Start at the top and transcribe every record through the final line exactly.

(SOURCE DATA begins)

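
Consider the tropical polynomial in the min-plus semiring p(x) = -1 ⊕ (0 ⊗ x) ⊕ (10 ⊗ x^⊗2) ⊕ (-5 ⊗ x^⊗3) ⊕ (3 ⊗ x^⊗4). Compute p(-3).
p(-3) = -14

A tropical monomial a ⊗ x^⊗i evaluates to a + i · x. Evaluating each term at x = -3:
  Term 0 contributes -1 + 0 · -3 = -1
  Term 1 contributes 0 + 1 · -3 = -3
  Term 2 contributes 10 + 2 · -3 = 4
  Term 3 contributes -5 + 3 · -3 = -14
  Term 4 contributes 3 + 4 · -3 = -9
p(-3) = ⊕ of these = min[-1, -3, 4, -14, -9] = -14.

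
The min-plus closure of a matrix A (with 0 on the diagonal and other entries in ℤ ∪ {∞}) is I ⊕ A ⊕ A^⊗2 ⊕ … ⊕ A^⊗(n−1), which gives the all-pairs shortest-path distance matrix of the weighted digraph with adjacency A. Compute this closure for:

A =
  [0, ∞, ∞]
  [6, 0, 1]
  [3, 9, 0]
Closure =
  [0, ∞, ∞]
  [4, 0, 1]
  [3, 9, 0]

This is the Floyd-Warshall all-pairs shortest-path computation. For each intermediate vertex k = 0, 1, …, 2, update dist[i][j] ← min(dist[i][j], dist[i][k] + dist[k][j]). The final matrix gives, for each (i, j), the minimum total weight of any directed path from i to j (possibly empty when i = j).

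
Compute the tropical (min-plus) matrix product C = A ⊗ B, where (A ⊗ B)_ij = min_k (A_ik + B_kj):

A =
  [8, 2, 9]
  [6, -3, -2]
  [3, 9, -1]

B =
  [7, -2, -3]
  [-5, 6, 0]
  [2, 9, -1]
A ⊗ B =
  [-3, 6, 2]
  [-8, 3, -3]
  [1, 1, -2]

Apply the min-plus product entry-by-entry:
  C[0][0] = min over k of (A[0][0] + B[0][0] = 8 + 7 = 15, A[0][1] + B[1][0] = 2 + -5 = -3, A[0][2] + B[2][0] = 9 + 2 = 11) = -3 (attained at k = 1)
  C[0][1] = min over k of (A[0][0] + B[0][1] = 8 + -2 = 6, A[0][1] + B[1][1] = 2 + 6 = 8, A[0][2] + B[2][1] = 9 + 9 = 18) = 6 (attained at k = 0)
  C[0][2] = min over k of (A[0][0] + B[0][2] = 8 + -3 = 5, A[0][1] + B[1][2] = 2 + 0 = 2, A[0][2] + B[2][2] = 9 + -1 = 8) = 2 (attained at k = 1)
  C[1][0] = min over k of (A[1][0] + B[0][0] = 6 + 7 = 13, A[1][1] + B[1][0] = -3 + -5 = -8, A[1][2] + B[2][0] = -2 + 2 = 0) = -8 (attained at k = 1)
  C[1][1] = min over k of (A[1][0] + B[0][1] = 6 + -2 = 4, A[1][1] + B[1][1] = -3 + 6 = 3, A[1][2] + B[2][1] = -2 + 9 = 7) = 3 (attained at k = 1)
  C[1][2] = min over k of (A[1][0] + B[0][2] = 6 + -3 = 3, A[1][1] + B[1][2] = -3 + 0 = -3, A[1][2] + B[2][2] = -2 + -1 = -3) = -3 (attained at k = 1)
  C[2][0] = min over k of (A[2][0] + B[0][0] = 3 + 7 = 10, A[2][1] + B[1][0] = 9 + -5 = 4, A[2][2] + B[2][0] = -1 + 2 = 1) = 1 (attained at k = 2)
  C[2][1] = min over k of (A[2][0] + B[0][1] = 3 + -2 = 1, A[2][1] + B[1][1] = 9 + 6 = 15, A[2][2] + B[2][1] = -1 + 9 = 8) = 1 (attained at k = 0)
  C[2][2] = min over k of (A[2][0] + B[0][2] = 3 + -3 = 0, A[2][1] + B[1][2] = 9 + 0 = 9, A[2][2] + B[2][2] = -1 + -1 = -2) = -2 (attained at k = 2)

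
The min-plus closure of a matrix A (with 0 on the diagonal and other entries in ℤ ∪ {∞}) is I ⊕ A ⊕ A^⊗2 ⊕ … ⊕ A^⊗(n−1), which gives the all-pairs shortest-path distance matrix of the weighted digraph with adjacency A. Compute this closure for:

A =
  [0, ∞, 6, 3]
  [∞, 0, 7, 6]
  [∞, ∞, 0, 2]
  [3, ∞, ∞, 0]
Closure =
  [0, ∞, 6, 3]
  [9, 0, 7, 6]
  [5, ∞, 0, 2]
  [3, ∞, 9, 0]

This is the Floyd-Warshall all-pairs shortest-path computation. For each intermediate vertex k = 0, 1, …, 3, update dist[i][j] ← min(dist[i][j], dist[i][k] + dist[k][j]). The final matrix gives, for each (i, j), the minimum total weight of any directed path from i to j (possibly empty when i = j).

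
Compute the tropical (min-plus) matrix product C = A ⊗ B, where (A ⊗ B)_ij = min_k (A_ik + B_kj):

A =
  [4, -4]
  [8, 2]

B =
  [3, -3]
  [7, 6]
A ⊗ B =
  [3, 1]
  [9, 5]

Apply the min-plus product entry-by-entry:
  C[0][0] = min over k of (A[0][0] + B[0][0] = 4 + 3 = 7, A[0][1] + B[1][0] = -4 + 7 = 3) = 3 (attained at k = 1)
  C[0][1] = min over k of (A[0][0] + B[0][1] = 4 + -3 = 1, A[0][1] + B[1][1] = -4 + 6 = 2) = 1 (attained at k = 0)
  C[1][0] = min over k of (A[1][0] + B[0][0] = 8 + 3 = 11, A[1][1] + B[1][0] = 2 + 7 = 9) = 9 (attained at k = 1)
  C[1][1] = min over k of (A[1][0] + B[0][1] = 8 + -3 = 5, A[1][1] + B[1][1] = 2 + 6 = 8) = 5 (attained at k = 0)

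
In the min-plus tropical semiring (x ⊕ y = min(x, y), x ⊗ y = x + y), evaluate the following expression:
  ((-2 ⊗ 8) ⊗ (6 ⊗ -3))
((-2 ⊗ 8) ⊗ (6 ⊗ -3)) = 9

Expand innermost to outermost. Recall ⊕ takes the minimum of its arguments and ⊗ takes their sum. Working out the expression ((-2 ⊗ 8) ⊗ (6 ⊗ -3)) gives 9.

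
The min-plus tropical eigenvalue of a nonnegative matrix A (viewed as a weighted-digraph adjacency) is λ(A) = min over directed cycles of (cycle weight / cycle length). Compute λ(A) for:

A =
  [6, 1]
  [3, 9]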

(SOURCE DATA ends)

TASK RESPONSE:
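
Consider the tropical polynomial in the min-plus semiring p(x) = -1 ⊕ (0 ⊗ x) ⊕ (10 ⊗ x^⊗2) ⊕ (-5 ⊗ x^⊗3) ⊕ (3 ⊗ x^⊗4). Compute p(-3).
p(-3) = -14

A tropical monomial a ⊗ x^⊗i evaluates to a + i · x. Evaluating each term at x = -3:
  Term 0 contributes -1 + 0 · -3 = -1
  Term 1 contributes 0 + 1 · -3 = -3
  Term 2 contributes 10 + 2 · -3 = 4
  Term 3 contributes -5 + 3 · -3 = -14
  Term 4 contributes 3 + 4 · -3 = -9
p(-3) = ⊕ of these = min[-1, -3, 4, -14, -9] = -14.

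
The min-plus closure of a matrix A (with 0 on the diagonal and other entries in ℤ ∪ {∞}) is I ⊕ A ⊕ A^⊗2 ⊕ … ⊕ A^⊗(n−1), which gives the all-pairs shortest-path distance matrix of the weighted digraph with adjacency A. Compute this closure for:

A =
  [0, ∞, ∞]
  [6, 0, 1]
  [3, 9, 0]
Closure =
  [0, ∞, ∞]
  [4, 0, 1]
  [3, 9, 0]

This is the Floyd-Warshall all-pairs shortest-path computation. For each intermediate vertex k = 0, 1, …, 2, update dist[i][j] ← min(dist[i][j], dist[i][k] + dist[k][j]). The final matrix gives, for each (i, j), the minimum total weight of any directed path from i to j (possibly empty when i = j).

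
Compute the tropical (min-plus) matrix product C = A ⊗ B, where (A ⊗ B)_ij = min_k (A_ik + B_kj):

A =
  [8, 2, 9]
  [6, -3, -2]
  [3, 9, -1]

B =
  [7, -2, -3]
  [-5, 6, 0]
  [2, 9, -1]
A ⊗ B =
  [-3, 6, 2]
  [-8, 3, -3]
  [1, 1, -2]

Apply the min-plus product entry-by-entry:
  C[0][0] = min over k of (A[0][0] + B[0][0] = 8 + 7 = 15, A[0][1] + B[1][0] = 2 + -5 = -3, A[0][2] + B[2][0] = 9 + 2 = 11) = -3 (attained at k = 1)
  C[0][1] = min over k of (A[0][0] + B[0][1] = 8 + -2 = 6, A[0][1] + B[1][1] = 2 + 6 = 8, A[0][2] + B[2][1] = 9 + 9 = 18) = 6 (attained at k = 0)
  C[0][2] = min over k of (A[0][0] + B[0][2] = 8 + -3 = 5, A[0][1] + B[1][2] = 2 + 0 = 2, A[0][2] + B[2][2] = 9 + -1 = 8) = 2 (attained at k = 1)
  C[1][0] = min over k of (A[1][0] + B[0][0] = 6 + 7 = 13, A[1][1] + B[1][0] = -3 + -5 = -8, A[1][2] + B[2][0] = -2 + 2 = 0) = -8 (attained at k = 1)
  C[1][1] = min over k of (A[1][0] + B[0][1] = 6 + -2 = 4, A[1][1] + B[1][1] = -3 + 6 = 3, A[1][2] + B[2][1] = -2 + 9 = 7) = 3 (attained at k = 1)
  C[1][2] = min over k of (A[1][0] + B[0][2] = 6 + -3 = 3, A[1][1] + B[1][2] = -3 + 0 = -3, A[1][2] + B[2][2] = -2 + -1 = -3) = -3 (attained at k = 1)
  C[2][0] = min over k of (A[2][0] + B[0][0] = 3 + 7 = 10, A[2][1] + B[1][0] = 9 + -5 = 4, A[2][2] + B[2][0] = -1 + 2 = 1) = 1 (attained at k = 2)
  C[2][1] = min over k of (A[2][0] + B[0][1] = 3 + -2 = 1, A[2][1] + B[1][1] = 9 + 6 = 15, A[2][2] + B[2][1] = -1 + 9 = 8) = 1 (attained at k = 0)
  C[2][2] = min over k of (A[2][0] + B[0][2] = 3 + -3 = 0, A[2][1] + B[1][2] = 9 + 0 = 9, A[2][2] + B[2][2] = -1 + -1 = -2) = -2 (attained at k = 2)

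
The min-plus closure of a matrix A (with 0 on the diagonal and other entries in ℤ ∪ {∞}) is I ⊕ A ⊕ A^⊗2 ⊕ … ⊕ A^⊗(n−1), which gives the all-pairs shortest-path distance matrix of the weighted digraph with adjacency A. Compute this closure for:

A =
  [0, ∞, 6, 3]
  [∞, 0, 7, 6]
  [∞, ∞, 0, 2]
  [3, ∞, ∞, 0]
Closure =
  [0, ∞, 6, 3]
  [9, 0, 7, 6]
  [5, ∞, 0, 2]
  [3, ∞, 9, 0]

This is the Floyd-Warshall all-pairs shortest-path computation. For each intermediate vertex k = 0, 1, …, 3, update dist[i][j] ← min(dist[i][j], dist[i][k] + dist[k][j]). The final matrix gives, for each (i, j), the minimum total weight of any directed path from i to j (possibly empty when i = j).

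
Compute the tropical (min-plus) matrix product C = A ⊗ B, where (A ⊗ B)_ij = min_k (A_ik + B_kj):

A =
  [4, -4]
  [8, 2]

B =
  [3, -3]
  [7, 6]
A ⊗ B =
  [3, 1]
  [9, 5]

Apply the min-plus product entry-by-entry:
  C[0][0] = min over k of (A[0][0] + B[0][0] = 4 + 3 = 7, A[0][1] + B[1][0] = -4 + 7 = 3) = 3 (attained at k = 1)
  C[0][1] = min over k of (A[0][0] + B[0][1] = 4 + -3 = 1, A[0][1] + B[1][1] = -4 + 6 = 2) = 1 (attained at k = 0)
  C[1][0] = min over k of (A[1][0] + B[0][0] = 8 + 3 = 11, A[1][1] + B[1][0] = 2 + 7 = 9) = 9 (attained at k = 1)
  C[1][1] = min over k of (A[1][0] + B[0][1] = 8 + -3 = 5, A[1][1] + B[1][1] = 2 + 6 = 8) = 5 (attained at k = 0)

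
In the min-plus tropical semiring (x ⊕ y = min(x, y), x ⊗ y = x + y), evaluate the following expression:
  ((-2 ⊗ 8) ⊗ (6 ⊗ -3))
((-2 ⊗ 8) ⊗ (6 ⊗ -3)) = 9

Expand innermost to outermost. Recall ⊕ takes the minimum of its arguments and ⊗ takes their sum. Working out the expression ((-2 ⊗ 8) ⊗ (6 ⊗ -3)) gives 9.

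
The min-plus tropical eigenvalue of a nonnegative matrix A (viewed as a weighted-digraph adjacency) is λ(A) = min over directed cycles of (cycle weight / cycle length). Compute λ(A) for:

A =
  [6, 1]
  [3, 9]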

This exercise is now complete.